* [Task directions] Search the listing for the string "Starting". Copy every line that has it.
============
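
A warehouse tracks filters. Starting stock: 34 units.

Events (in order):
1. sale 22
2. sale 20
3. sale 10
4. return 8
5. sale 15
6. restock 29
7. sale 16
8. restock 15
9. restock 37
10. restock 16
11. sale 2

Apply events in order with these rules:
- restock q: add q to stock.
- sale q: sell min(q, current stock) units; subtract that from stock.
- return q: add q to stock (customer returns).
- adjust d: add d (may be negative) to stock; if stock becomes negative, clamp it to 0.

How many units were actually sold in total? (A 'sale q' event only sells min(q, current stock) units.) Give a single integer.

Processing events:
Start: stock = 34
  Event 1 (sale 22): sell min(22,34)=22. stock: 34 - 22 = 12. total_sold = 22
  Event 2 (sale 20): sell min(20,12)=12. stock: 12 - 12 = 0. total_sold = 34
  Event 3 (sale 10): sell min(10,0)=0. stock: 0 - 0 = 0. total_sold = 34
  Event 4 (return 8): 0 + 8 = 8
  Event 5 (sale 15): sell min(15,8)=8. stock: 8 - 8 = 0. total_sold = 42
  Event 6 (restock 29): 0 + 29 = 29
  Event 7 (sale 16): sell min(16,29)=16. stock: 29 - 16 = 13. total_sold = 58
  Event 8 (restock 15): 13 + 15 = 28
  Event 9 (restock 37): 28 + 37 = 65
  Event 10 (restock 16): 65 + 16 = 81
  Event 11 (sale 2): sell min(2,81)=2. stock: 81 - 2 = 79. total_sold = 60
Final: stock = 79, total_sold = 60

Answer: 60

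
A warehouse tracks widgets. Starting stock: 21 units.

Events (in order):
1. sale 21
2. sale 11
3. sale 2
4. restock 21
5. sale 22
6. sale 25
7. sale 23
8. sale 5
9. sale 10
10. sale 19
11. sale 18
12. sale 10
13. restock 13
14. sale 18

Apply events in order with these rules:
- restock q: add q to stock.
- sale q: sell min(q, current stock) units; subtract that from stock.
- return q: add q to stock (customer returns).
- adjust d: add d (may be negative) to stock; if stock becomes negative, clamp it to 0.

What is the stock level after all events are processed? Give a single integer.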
============
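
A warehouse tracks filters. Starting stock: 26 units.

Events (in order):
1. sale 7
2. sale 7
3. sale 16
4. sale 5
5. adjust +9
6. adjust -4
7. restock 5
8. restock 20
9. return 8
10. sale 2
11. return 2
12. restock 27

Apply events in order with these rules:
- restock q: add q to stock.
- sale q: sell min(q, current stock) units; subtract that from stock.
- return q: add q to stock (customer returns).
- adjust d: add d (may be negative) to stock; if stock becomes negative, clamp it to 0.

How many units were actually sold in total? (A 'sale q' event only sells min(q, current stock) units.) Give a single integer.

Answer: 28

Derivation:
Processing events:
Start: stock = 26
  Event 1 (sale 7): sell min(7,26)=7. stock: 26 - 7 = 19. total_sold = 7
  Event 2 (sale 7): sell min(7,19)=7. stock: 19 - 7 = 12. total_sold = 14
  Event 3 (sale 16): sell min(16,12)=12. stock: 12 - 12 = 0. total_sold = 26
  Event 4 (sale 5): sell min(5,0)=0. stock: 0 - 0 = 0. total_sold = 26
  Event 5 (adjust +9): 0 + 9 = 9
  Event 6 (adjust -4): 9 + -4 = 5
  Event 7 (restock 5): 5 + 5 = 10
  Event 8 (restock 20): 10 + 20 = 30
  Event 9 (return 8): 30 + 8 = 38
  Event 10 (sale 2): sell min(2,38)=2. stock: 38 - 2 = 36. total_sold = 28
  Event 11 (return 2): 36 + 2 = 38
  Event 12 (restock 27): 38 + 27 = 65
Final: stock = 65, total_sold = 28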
============
* [Result of this exercise]
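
A warehouse tracks filters. Starting stock: 34 units.
A warehouse tracks widgets. Starting stock: 21 units.
A warehouse tracks filters. Starting stock: 26 units.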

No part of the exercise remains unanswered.